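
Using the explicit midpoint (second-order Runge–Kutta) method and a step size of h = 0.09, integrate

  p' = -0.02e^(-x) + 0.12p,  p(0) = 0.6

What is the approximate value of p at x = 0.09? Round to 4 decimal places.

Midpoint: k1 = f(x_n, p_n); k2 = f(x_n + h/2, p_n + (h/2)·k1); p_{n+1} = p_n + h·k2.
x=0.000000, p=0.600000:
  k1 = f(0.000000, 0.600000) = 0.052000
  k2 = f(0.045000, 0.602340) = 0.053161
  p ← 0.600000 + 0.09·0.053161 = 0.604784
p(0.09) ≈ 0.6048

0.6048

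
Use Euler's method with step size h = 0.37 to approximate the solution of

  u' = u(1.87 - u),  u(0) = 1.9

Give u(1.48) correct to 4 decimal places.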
####
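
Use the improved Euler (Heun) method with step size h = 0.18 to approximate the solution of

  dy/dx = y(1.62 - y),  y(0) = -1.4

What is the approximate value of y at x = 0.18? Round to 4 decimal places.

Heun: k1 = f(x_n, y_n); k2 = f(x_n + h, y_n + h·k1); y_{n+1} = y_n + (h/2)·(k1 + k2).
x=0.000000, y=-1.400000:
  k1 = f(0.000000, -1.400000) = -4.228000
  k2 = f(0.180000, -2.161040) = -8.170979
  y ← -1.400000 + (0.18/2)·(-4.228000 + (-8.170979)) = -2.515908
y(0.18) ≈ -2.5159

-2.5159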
####
● **Your instructions**
Give only the lines from the one holding "u' = u(1.87" through the one holding "Give u(1.48) correct to 4 decimal places.", each restated exactly as it appears above.

● **Task answer**
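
  u' = u(1.87 - u),  u(0) = 1.9

Give u(1.48) correct to 4 decimal places.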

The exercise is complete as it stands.